Stored data entries
%%

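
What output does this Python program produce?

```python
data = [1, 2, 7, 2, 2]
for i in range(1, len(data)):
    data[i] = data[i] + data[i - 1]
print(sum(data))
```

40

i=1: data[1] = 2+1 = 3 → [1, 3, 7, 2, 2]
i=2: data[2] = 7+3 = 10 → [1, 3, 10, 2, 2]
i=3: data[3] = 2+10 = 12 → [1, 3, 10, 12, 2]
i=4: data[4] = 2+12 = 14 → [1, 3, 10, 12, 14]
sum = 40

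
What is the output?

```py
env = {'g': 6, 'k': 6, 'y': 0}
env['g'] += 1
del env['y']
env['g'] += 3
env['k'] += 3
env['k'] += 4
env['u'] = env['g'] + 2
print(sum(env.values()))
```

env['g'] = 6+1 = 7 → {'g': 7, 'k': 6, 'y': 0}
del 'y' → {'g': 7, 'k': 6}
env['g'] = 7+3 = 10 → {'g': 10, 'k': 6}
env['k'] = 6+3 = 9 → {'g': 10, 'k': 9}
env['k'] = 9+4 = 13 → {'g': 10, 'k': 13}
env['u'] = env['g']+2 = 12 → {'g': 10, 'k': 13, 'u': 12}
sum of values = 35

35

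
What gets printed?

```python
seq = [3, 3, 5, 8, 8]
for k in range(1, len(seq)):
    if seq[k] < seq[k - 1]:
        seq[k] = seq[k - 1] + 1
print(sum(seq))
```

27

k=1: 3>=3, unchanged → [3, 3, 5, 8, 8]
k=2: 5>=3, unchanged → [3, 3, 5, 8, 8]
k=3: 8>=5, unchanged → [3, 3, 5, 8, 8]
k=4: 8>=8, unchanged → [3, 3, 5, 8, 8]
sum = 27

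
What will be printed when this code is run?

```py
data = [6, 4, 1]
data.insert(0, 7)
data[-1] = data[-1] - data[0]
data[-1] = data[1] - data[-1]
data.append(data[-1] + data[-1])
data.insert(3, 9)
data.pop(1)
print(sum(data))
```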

%%
%%

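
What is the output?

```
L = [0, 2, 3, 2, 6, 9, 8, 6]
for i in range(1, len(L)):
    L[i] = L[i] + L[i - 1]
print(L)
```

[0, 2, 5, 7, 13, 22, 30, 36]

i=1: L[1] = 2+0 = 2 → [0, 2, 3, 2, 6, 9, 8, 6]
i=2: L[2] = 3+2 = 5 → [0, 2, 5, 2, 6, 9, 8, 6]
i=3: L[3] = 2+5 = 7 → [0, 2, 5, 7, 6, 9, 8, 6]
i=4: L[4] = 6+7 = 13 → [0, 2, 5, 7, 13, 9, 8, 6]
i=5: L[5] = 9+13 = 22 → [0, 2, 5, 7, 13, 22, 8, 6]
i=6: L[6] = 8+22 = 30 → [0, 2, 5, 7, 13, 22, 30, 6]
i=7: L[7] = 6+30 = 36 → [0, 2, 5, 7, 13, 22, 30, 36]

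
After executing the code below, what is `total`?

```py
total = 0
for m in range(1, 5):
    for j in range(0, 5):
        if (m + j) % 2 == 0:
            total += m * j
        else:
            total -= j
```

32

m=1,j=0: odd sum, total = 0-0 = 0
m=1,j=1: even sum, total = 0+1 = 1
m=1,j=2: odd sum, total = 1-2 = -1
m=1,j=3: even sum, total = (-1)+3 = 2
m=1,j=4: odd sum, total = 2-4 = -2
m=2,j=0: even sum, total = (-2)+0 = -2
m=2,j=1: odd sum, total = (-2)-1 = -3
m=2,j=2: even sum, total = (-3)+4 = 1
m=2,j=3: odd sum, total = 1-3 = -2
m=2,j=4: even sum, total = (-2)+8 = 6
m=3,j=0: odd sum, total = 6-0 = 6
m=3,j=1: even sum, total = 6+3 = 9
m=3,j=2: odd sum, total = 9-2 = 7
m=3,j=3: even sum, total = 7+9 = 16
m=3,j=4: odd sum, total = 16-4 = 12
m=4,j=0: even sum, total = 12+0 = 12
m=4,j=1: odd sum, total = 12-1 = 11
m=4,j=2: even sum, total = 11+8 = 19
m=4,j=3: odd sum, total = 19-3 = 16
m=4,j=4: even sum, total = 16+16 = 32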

%%
%%

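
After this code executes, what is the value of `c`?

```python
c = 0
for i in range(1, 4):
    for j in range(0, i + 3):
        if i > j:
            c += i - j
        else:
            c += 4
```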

%%

▶ _What the task asks_
Scan the entries above for the word "code" and collect each line holding it.

▶ _Problem solution_
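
What will be printed when this code is run?
After executing the code below, what is `total`?
After this code executes, what is the value of `c`?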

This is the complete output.